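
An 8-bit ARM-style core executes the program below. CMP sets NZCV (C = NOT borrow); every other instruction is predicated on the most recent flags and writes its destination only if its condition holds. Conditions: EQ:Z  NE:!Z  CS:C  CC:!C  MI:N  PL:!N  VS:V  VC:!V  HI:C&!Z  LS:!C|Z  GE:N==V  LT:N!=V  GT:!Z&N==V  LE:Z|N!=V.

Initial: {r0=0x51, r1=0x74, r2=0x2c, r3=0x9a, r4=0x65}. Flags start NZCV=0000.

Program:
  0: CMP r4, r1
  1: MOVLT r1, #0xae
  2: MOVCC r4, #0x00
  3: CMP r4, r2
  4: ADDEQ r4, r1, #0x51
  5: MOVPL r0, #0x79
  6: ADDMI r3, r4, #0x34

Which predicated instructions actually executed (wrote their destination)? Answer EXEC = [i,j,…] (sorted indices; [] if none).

EXEC = [1,2,6]

0: ✓ CMP  NZCV=1000
1: ✓ MOVLT  r1←0xae
2: ✓ MOVCC  r4←0x00
3: ✓ CMP  NZCV=1000
4: · ADDEQ
5: · MOVPL
6: ✓ ADDMI  r3←0x34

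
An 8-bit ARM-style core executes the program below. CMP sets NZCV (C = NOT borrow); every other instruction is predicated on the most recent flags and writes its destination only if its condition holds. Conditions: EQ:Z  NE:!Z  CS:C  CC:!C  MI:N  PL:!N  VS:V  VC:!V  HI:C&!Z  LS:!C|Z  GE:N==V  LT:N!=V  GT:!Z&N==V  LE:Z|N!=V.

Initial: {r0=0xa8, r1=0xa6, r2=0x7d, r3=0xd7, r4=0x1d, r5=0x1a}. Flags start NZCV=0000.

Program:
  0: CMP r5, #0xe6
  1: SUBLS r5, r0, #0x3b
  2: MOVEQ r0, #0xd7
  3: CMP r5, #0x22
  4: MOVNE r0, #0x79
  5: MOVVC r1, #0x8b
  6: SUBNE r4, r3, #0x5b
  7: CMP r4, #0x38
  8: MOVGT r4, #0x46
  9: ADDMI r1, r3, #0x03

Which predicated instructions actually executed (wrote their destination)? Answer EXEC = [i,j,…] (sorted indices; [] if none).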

Exercise directions = What are the lines, exactly as written above, from the line with "5: MOVPL r0, #0x79" to the line with "1: SUBLS r5, r0, #0x3b", both included? Output only those.

Response to the exercise =
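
  5: MOVPL r0, #0x79
  6: ADDMI r3, r4, #0x34

Which predicated instructions actually executed (wrote their destination)? Answer EXEC = [i,j,…] (sorted indices; [] if none).

EXEC = [1,2,6]

0: ✓ CMP  NZCV=1000
1: ✓ MOVLT  r1←0xae
2: ✓ MOVCC  r4←0x00
3: ✓ CMP  NZCV=1000
4: · ADDEQ
5: · MOVPL
6: ✓ ADDMI  r3←0x34

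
An 8-bit ARM-style core executes the program below. CMP sets NZCV (C = NOT borrow); every other instruction is predicated on the most recent flags and writes its destination only if its condition holds. Conditions: EQ:Z  NE:!Z  CS:C  CC:!C  MI:N  PL:!N  VS:V  VC:!V  HI:C&!Z  LS:!C|Z  GE:N==V  LT:N!=V  GT:!Z&N==V  LE:Z|N!=V.

Initial: {r0=0xa8, r1=0xa6, r2=0x7d, r3=0xd7, r4=0x1d, r5=0x1a}. Flags start NZCV=0000.

Program:
  0: CMP r5, #0xe6
  1: SUBLS r5, r0, #0x3b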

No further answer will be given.